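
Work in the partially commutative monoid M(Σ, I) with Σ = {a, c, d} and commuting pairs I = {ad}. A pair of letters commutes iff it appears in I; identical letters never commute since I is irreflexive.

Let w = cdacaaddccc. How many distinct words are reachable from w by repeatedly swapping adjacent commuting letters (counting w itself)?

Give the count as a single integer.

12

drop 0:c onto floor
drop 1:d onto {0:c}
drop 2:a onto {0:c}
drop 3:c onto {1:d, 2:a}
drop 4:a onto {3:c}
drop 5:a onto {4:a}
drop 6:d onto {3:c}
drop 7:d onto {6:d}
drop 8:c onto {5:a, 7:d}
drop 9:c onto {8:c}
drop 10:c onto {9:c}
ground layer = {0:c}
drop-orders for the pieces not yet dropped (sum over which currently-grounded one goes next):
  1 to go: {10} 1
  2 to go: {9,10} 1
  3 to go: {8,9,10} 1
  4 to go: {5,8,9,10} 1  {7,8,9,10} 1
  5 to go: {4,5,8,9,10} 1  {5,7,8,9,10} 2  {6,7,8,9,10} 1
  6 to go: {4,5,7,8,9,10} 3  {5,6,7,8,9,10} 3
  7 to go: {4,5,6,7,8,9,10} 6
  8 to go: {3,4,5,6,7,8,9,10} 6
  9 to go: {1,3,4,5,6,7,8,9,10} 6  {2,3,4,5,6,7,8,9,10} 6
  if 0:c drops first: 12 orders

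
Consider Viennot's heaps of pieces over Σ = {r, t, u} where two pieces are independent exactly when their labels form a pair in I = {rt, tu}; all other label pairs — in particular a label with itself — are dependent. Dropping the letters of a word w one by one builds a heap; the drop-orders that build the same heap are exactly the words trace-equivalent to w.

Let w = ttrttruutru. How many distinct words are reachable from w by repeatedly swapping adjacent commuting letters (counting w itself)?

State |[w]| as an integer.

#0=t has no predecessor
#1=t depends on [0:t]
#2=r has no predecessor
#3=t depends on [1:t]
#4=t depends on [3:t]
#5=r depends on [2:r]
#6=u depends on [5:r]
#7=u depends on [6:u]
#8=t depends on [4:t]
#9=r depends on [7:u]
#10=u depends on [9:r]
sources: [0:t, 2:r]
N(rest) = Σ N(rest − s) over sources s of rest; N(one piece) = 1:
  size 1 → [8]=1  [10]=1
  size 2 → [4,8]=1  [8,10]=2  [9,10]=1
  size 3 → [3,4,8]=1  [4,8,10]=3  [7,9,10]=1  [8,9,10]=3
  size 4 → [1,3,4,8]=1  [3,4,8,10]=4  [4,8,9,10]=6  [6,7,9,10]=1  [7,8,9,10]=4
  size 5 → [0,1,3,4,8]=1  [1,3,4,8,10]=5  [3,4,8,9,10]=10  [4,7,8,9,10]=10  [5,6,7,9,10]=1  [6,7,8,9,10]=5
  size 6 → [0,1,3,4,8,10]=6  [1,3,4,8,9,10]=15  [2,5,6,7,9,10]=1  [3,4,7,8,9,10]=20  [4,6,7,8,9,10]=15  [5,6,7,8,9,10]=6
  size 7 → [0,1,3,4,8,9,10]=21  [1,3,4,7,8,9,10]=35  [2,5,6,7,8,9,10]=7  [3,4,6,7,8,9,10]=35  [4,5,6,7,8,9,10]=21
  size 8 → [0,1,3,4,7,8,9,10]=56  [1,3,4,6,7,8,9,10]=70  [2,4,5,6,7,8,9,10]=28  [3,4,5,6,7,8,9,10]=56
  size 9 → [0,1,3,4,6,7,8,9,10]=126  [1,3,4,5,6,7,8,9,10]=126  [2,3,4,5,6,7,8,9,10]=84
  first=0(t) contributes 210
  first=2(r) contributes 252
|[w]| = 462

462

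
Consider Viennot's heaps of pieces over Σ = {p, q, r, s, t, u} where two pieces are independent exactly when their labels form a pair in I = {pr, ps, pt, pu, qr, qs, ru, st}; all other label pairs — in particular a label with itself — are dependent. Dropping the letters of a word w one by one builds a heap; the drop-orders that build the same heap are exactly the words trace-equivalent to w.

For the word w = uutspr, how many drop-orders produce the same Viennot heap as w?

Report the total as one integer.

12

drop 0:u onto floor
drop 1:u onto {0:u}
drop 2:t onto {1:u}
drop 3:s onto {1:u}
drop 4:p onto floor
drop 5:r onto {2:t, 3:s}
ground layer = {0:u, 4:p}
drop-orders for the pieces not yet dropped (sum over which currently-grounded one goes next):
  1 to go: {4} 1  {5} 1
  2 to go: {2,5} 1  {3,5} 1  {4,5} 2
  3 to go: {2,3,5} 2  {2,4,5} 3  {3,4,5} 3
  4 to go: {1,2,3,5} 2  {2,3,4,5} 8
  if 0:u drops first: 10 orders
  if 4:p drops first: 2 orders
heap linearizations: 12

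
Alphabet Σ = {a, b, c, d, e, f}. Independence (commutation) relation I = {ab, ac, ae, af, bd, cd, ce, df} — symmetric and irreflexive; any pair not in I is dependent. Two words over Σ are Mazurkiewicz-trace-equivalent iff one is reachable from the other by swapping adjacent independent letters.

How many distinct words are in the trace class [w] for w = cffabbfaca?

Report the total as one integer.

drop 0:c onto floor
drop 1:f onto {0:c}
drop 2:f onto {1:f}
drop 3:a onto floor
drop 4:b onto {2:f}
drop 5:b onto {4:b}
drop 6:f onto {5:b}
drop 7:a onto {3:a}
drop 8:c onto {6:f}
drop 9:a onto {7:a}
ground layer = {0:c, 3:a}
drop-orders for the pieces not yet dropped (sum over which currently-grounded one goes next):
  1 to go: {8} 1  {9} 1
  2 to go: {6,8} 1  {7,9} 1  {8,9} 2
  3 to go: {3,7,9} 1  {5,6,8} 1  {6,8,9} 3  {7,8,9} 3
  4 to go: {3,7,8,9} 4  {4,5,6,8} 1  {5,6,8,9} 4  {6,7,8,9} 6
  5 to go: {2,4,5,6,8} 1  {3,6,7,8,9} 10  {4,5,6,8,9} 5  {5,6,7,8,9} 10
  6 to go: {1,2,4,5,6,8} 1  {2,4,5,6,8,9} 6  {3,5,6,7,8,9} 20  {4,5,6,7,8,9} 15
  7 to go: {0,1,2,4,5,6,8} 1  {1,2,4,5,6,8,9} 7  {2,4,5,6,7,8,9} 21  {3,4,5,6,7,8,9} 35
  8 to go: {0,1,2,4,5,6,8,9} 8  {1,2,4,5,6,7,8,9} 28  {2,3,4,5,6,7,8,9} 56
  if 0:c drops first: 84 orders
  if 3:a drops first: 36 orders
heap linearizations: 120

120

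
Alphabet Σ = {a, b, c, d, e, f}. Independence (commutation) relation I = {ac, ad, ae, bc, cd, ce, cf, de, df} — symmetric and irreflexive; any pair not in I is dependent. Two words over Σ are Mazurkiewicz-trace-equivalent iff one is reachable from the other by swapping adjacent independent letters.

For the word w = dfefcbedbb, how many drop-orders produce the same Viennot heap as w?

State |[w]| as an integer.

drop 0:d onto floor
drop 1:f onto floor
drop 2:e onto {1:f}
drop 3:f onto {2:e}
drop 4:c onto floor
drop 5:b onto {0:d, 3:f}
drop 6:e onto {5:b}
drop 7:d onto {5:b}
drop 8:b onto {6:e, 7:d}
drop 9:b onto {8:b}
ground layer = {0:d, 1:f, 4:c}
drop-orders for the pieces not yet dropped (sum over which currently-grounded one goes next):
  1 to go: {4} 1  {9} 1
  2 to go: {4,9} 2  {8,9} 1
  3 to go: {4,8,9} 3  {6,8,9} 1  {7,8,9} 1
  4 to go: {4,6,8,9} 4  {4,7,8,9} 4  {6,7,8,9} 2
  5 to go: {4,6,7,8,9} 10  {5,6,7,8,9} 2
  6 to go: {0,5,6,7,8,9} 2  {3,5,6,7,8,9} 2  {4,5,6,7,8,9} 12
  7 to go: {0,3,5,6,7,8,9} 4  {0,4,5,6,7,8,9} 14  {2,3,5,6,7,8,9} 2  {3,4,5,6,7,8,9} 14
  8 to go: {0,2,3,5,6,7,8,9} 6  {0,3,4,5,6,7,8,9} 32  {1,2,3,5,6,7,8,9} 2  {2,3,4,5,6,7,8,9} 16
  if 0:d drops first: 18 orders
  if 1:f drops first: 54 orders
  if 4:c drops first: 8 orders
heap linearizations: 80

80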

────────

▶ **Work instructions**
Only the number is wanted: how many lines of the material above include the word "Viennot"?

▶ **Expected output**
4